[[ MATERIAL FOR THE TASK, beginning ]]

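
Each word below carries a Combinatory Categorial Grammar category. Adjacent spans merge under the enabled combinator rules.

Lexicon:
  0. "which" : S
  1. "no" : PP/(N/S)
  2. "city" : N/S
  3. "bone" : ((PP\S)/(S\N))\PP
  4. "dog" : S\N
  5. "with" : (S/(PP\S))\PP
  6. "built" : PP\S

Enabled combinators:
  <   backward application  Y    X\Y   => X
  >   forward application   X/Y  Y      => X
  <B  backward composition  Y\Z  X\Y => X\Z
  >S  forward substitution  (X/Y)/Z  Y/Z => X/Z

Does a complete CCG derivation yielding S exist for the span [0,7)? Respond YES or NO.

YES

[0,7] S   >
  [0,6] S/(PP\S)   <
    [0,5] PP   <
      [0,1] "which" : S
      [1,5] PP\S   >
        [1,4] (PP\S)/(S\N)   <
          [1,3] PP   >
            [1,2] "no" : PP/(N/S)
            [2,3] "city" : N/S
          [3,4] "bone" : ((PP\S)/(S\N))\PP
        [4,5] "dog" : S\N
    [5,6] "with" : (S/(PP\S))\PP
  [6,7] "built" : PP\S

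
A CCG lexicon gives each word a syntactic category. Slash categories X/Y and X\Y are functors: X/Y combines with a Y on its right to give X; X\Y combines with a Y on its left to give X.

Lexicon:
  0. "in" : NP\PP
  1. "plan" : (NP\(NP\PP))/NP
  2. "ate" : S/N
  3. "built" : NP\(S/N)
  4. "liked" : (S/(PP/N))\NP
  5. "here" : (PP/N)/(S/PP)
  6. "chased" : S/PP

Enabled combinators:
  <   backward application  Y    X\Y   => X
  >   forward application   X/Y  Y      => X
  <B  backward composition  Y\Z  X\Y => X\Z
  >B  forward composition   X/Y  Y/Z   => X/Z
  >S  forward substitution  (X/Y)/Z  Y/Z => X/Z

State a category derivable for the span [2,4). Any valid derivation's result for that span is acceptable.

NP

[0,7] S   >
  [0,5] S/(PP/N)   <
    [0,4] NP   <
      [0,1] "in" : NP\PP
      [1,4] NP\(NP\PP)   >
        [1,2] "plan" : (NP\(NP\PP))/NP
        [2,4] NP   <
          [2,3] "ate" : S/N
          [3,4] "built" : NP\(S/N)
    [4,5] "liked" : (S/(PP/N))\NP
  [5,7] PP/N   >
    [5,6] "here" : (PP/N)/(S/PP)
    [6,7] "chased" : S/PP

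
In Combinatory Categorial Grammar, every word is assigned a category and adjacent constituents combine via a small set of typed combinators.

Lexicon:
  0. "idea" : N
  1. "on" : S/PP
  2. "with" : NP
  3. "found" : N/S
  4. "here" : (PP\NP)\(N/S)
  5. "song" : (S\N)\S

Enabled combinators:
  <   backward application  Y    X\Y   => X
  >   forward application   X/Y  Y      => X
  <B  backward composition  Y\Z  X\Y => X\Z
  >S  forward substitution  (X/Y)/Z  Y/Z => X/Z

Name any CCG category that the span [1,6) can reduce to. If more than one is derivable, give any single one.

[0,6] S   <
  [0,1] "idea" : N
  [1,6] S\N   <
    [1,5] S   >
      [1,2] "on" : S/PP
      [2,5] PP   <
        [2,3] "with" : NP
        [3,5] PP\NP   <
          [3,4] "found" : N/S
          [4,5] "here" : (PP\NP)\(N/S)
    [5,6] "song" : (S\N)\S

S\N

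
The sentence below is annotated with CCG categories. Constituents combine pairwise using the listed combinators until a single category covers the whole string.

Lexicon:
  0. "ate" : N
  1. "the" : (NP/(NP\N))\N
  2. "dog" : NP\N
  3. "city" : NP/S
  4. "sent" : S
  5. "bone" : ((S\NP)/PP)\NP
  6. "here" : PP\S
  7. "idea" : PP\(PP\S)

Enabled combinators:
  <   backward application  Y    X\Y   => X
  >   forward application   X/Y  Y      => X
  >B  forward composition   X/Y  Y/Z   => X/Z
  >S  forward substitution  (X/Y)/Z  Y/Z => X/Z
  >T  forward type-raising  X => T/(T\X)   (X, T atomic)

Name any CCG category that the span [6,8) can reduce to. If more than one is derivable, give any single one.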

[[ MATERIAL FOR THE TASK, end ]]

Make an exact transcription of the entries above.

SOLVED EXERCISE:
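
Each word below carries a Combinatory Categorial Grammar category. Adjacent spans merge under the enabled combinator rules.

Lexicon:
  0. "which" : S
  1. "no" : PP/(N/S)
  2. "city" : N/S
  3. "bone" : ((PP\S)/(S\N))\PP
  4. "dog" : S\N
  5. "with" : (S/(PP\S))\PP
  6. "built" : PP\S

Enabled combinators:
  <   backward application  Y    X\Y   => X
  >   forward application   X/Y  Y      => X
  <B  backward composition  Y\Z  X\Y => X\Z
  >S  forward substitution  (X/Y)/Z  Y/Z => X/Z

Does a complete CCG derivation yielding S exist for the span [0,7)? Respond YES or NO.

YES

[0,7] S   >
  [0,6] S/(PP\S)   <
    [0,5] PP   <
      [0,1] "which" : S
      [1,5] PP\S   >
        [1,4] (PP\S)/(S\N)   <
          [1,3] PP   >
            [1,2] "no" : PP/(N/S)
            [2,3] "city" : N/S
          [3,4] "bone" : ((PP\S)/(S\N))\PP
        [4,5] "dog" : S\N
    [5,6] "with" : (S/(PP\S))\PP
  [6,7] "built" : PP\S

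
A CCG lexicon gives each word a syntactic category. Slash categories X/Y and X\Y are functors: X/Y combines with a Y on its right to give X; X\Y combines with a Y on its left to give X.

Lexicon:
  0. "in" : NP\PP
  1. "plan" : (NP\(NP\PP))/NP
  2. "ate" : S/N
  3. "built" : NP\(S/N)
  4. "liked" : (S/(PP/N))\NP
  5. "here" : (PP/N)/(S/PP)
  6. "chased" : S/PP

Enabled combinators:
  <   backward application  Y    X\Y   => X
  >   forward application   X/Y  Y      => X
  <B  backward composition  Y\Z  X\Y => X\Z
  >B  forward composition   X/Y  Y/Z   => X/Z
  >S  forward substitution  (X/Y)/Z  Y/Z => X/Z

State a category derivable for the span [2,4). Any valid derivation's result for that span is acceptable.

NP

[0,7] S   >
  [0,5] S/(PP/N)   <
    [0,4] NP   <
      [0,1] "in" : NP\PP
      [1,4] NP\(NP\PP)   >
        [1,2] "plan" : (NP\(NP\PP))/NP
        [2,4] NP   <
          [2,3] "ate" : S/N
          [3,4] "built" : NP\(S/N)
    [4,5] "liked" : (S/(PP/N))\NP
  [5,7] PP/N   >
    [5,6] "here" : (PP/N)/(S/PP)
    [6,7] "chased" : S/PP

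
In Combinatory Categorial Grammar, every word is assigned a category and adjacent constituents combine via a small set of typed combinators.

Lexicon:
  0. "idea" : N
  1. "on" : S/PP
  2. "with" : NP
  3. "found" : N/S
  4. "here" : (PP\NP)\(N/S)
  5. "song" : (S\N)\S

Enabled combinators:
  <   backward application  Y    X\Y   => X
  >   forward application   X/Y  Y      => X
  <B  backward composition  Y\Z  X\Y => X\Z
  >S  forward substitution  (X/Y)/Z  Y/Z => X/Z

Name any CCG category that the span [1,6) can reduce to. If more than one is derivable, give any single one.

[0,6] S   <
  [0,1] "idea" : N
  [1,6] S\N   <
    [1,5] S   >
      [1,2] "on" : S/PP
      [2,5] PP   <
        [2,3] "with" : NP
        [3,5] PP\NP   <
          [3,4] "found" : N/S
          [4,5] "here" : (PP\NP)\(N/S)
    [5,6] "song" : (S\N)\S

S\N

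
The sentence below is annotated with CCG categories. Constituents combine pairwise using the listed combinators until a single category covers the whole string.

Lexicon:
  0. "ate" : N
  1. "the" : (NP/(NP\N))\N
  2. "dog" : NP\N
  3. "city" : NP/S
  4. "sent" : S
  5. "bone" : ((S\NP)/PP)\NP
  6. "here" : PP\S
  7. "idea" : PP\(PP\S)

Enabled combinators:
  <   backward application  Y    X\Y   => X
  >   forward application   X/Y  Y      => X
  >B  forward composition   X/Y  Y/Z   => X/Z
  >S  forward substitution  (X/Y)/Z  Y/Z => X/Z
  >T  forward type-raising  X => T/(T\X)   (X, T atomic)

Name any CCG category that the span [6,8) can reduce to. If more than one is derivable, give any single one.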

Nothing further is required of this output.